Work required
List all lines of the data containing the word "Ridge".
*** Opening Data for this exercise ***
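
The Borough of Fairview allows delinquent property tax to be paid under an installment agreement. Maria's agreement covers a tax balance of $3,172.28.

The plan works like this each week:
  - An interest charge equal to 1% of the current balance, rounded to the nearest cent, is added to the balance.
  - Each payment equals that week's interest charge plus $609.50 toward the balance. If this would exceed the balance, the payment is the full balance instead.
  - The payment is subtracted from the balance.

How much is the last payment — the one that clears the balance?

# | Opening | Interest | Payment | End bal
1 | $3,172.28 | $31.72 | $641.22 | $2,562.78
2 | $2,562.78 | $25.63 | $635.13 | $1,953.28
3 | $1,953.28 | $19.53 | $629.03 | $1,343.78
4 | $1,343.78 | $13.44 | $622.94 | $734.28
5 | $734.28 | $7.34 | $616.84 | $124.78
6 | $124.78 | $1.25 | $126.03 | $0.00

$126.03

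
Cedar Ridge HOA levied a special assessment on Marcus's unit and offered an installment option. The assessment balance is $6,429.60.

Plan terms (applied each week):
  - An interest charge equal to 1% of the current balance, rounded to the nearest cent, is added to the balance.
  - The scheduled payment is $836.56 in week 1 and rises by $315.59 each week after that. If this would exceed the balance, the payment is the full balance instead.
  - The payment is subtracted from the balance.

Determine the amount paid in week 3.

# | Opening | Interest | Payment | End bal
1 | $6,429.60 | $64.30 | $836.56 | $5,657.34
2 | $5,657.34 | $56.57 | $1,152.15 | $4,561.76
3 | $4,561.76 | $45.62 | $1,467.74 | $3,139.64

$1,467.74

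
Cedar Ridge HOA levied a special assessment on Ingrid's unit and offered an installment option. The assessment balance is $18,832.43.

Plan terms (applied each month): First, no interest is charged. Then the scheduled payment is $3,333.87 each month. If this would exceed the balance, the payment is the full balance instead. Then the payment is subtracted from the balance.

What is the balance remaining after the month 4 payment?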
*** Closing Data for this exercise ***
Result of the exercise
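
Cedar Ridge HOA levied a special assessment on Marcus's unit and offered an installment option. The assessment balance is $6,429.60.
Cedar Ridge HOA levied a special assessment on Ingrid's unit and offered an installment option. The assessment balance is $18,832.43.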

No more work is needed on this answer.